Prompt =>
Copy the records below exactly. Include all of them.

Exercise materials =>
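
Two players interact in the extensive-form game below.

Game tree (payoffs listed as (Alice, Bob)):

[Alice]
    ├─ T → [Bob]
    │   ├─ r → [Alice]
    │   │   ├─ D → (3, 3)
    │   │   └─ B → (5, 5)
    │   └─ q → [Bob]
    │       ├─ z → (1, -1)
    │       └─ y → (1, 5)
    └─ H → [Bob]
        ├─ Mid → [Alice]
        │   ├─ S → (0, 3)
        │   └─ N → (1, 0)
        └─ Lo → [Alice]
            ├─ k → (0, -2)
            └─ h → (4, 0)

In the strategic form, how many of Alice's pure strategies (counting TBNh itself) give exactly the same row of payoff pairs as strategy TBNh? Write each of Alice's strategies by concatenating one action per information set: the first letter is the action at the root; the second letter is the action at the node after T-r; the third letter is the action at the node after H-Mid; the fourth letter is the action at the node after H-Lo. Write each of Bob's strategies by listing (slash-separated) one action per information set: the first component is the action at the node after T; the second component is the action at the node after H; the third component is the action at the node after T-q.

4

Row for TBNh (columns r/Mid/z, r/Mid/y, r/Lo/z, r/Lo/y, q/Mid/z, q/Mid/y, q/Lo/z, q/Lo/y): (5,5) (5,5) (5,5) (5,5) (1,-1) (1,5) (1,-1) (1,5).
Under TBNh, Alice's choice at the node after H-Mid and at the node after H-Lo can never be reached regardless of what Bob does, so varying those choices leaves every outcome unchanged.
Holding the reachable choices fixed and varying the unreachable ones freely already gives 2 × 2 = 4 equivalent strategies.
No other strategy reproduces this row, so those 4 are the full class: TBSk, TBSh, TBNk, TBNh.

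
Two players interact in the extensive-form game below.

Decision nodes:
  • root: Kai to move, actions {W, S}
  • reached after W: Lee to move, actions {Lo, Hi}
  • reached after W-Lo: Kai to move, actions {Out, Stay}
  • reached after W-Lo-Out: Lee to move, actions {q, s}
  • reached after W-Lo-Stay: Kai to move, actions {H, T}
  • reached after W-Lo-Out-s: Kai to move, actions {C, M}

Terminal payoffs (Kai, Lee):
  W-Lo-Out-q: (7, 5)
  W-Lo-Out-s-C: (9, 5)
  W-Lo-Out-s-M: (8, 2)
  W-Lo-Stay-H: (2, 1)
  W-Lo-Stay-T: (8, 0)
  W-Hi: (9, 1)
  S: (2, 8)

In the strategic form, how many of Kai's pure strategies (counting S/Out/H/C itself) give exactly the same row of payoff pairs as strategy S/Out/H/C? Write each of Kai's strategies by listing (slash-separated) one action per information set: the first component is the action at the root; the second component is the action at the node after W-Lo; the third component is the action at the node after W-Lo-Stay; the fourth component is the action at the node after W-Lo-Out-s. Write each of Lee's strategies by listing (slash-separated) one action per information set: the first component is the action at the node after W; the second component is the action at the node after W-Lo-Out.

Row for S/Out/H/C (columns Lo/q, Lo/s, Hi/q, Hi/s): (2,8) (2,8) (2,8) (2,8).
Under S/Out/H/C, Kai's choice at the node after W-Lo and at the node after W-Lo-Stay and at the node after W-Lo-Out-s can never be reached regardless of what Lee does, so varying those choices leaves every outcome unchanged.
Holding the reachable choices fixed and varying the unreachable ones freely already gives 2 × 2 × 2 = 8 equivalent strategies.
No other strategy reproduces this row, so those 8 are the full class: S/Out/H/C, S/Out/H/M, S/Out/T/C, S/Out/T/M, S/Stay/H/C, S/Stay/H/M, S/Stay/T/C, S/Stay/T/M.

8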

Task response =>
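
Two players interact in the extensive-form game below.

Game tree (payoffs listed as (Alice, Bob)):

[Alice]
    ├─ T → [Bob]
    │   ├─ r → [Alice]
    │   │   ├─ D → (3, 3)
    │   │   └─ B → (5, 5)
    │   └─ q → [Bob]
    │       ├─ z → (1, -1)
    │       └─ y → (1, 5)
    └─ H → [Bob]
        ├─ Mid → [Alice]
        │   ├─ S → (0, 3)
        │   └─ N → (1, 0)
        └─ Lo → [Alice]
            ├─ k → (0, -2)
            └─ h → (4, 0)

In the strategic form, how many of Alice's pure strategies (counting TBNh itself) give exactly the same row of payoff pairs as strategy TBNh? Write each of Alice's strategies by concatenating one action per information set: the first letter is the action at the root; the second letter is the action at the node after T-r; the third letter is the action at the node after H-Mid; the fourth letter is the action at the node after H-Lo. Write each of Bob's strategies by listing (slash-separated) one action per information set: the first component is the action at the node after T; the second component is the action at the node after H; the third component is the action at the node after T-q.

4

Row for TBNh (columns r/Mid/z, r/Mid/y, r/Lo/z, r/Lo/y, q/Mid/z, q/Mid/y, q/Lo/z, q/Lo/y): (5,5) (5,5) (5,5) (5,5) (1,-1) (1,5) (1,-1) (1,5).
Under TBNh, Alice's choice at the node after H-Mid and at the node after H-Lo can never be reached regardless of what Bob does, so varying those choices leaves every outcome unchanged.
Holding the reachable choices fixed and varying the unreachable ones freely already gives 2 × 2 = 4 equivalent strategies.
No other strategy reproduces this row, so those 4 are the full class: TBSk, TBSh, TBNk, TBNh.

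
Two players interact in the extensive-form game below.

Decision nodes:
  • root: Kai to move, actions {W, S}
  • reached after W: Lee to move, actions {Lo, Hi}
  • reached after W-Lo: Kai to move, actions {Out, Stay}
  • reached after W-Lo-Out: Lee to move, actions {q, s}
  • reached after W-Lo-Stay: Kai to move, actions {H, T}
  • reached after W-Lo-Out-s: Kai to move, actions {C, M}

Terminal payoffs (Kai, Lee):
  W-Lo-Out-q: (7, 5)
  W-Lo-Out-s-C: (9, 5)
  W-Lo-Out-s-M: (8, 2)
  W-Lo-Stay-H: (2, 1)
  W-Lo-Stay-T: (8, 0)
  W-Hi: (9, 1)
  S: (2, 8)

In the strategic form, how many of Kai's pure strategies (counting S/Out/H/C itself) give exactly the same row of payoff pairs as strategy S/Out/H/C? Write each of Kai's strategies by listing (slash-separated) one action per information set: the first component is the action at the root; the second component is the action at the node after W-Lo; the third component is the action at the node after W-Lo-Stay; the fourth component is the action at the node after W-Lo-Out-s. Write each of Lee's strategies by listing (slash-separated) one action per information set: the first component is the action at the node after W; the second component is the action at the node after W-Lo-Out.

Row for S/Out/H/C (columns Lo/q, Lo/s, Hi/q, Hi/s): (2,8) (2,8) (2,8) (2,8).
Under S/Out/H/C, Kai's choice at the node after W-Lo and at the node after W-Lo-Stay and at the node after W-Lo-Out-s can never be reached regardless of what Lee does, so varying those choices leaves every outcome unchanged.
Holding the reachable choices fixed and varying the unreachable ones freely already gives 2 × 2 × 2 = 8 equivalent strategies.
No other strategy reproduces this row, so those 8 are the full class: S/Out/H/C, S/Out/H/M, S/Out/T/C, S/Out/T/M, S/Stay/H/C, S/Stay/H/M, S/Stay/T/C, S/Stay/T/M.

8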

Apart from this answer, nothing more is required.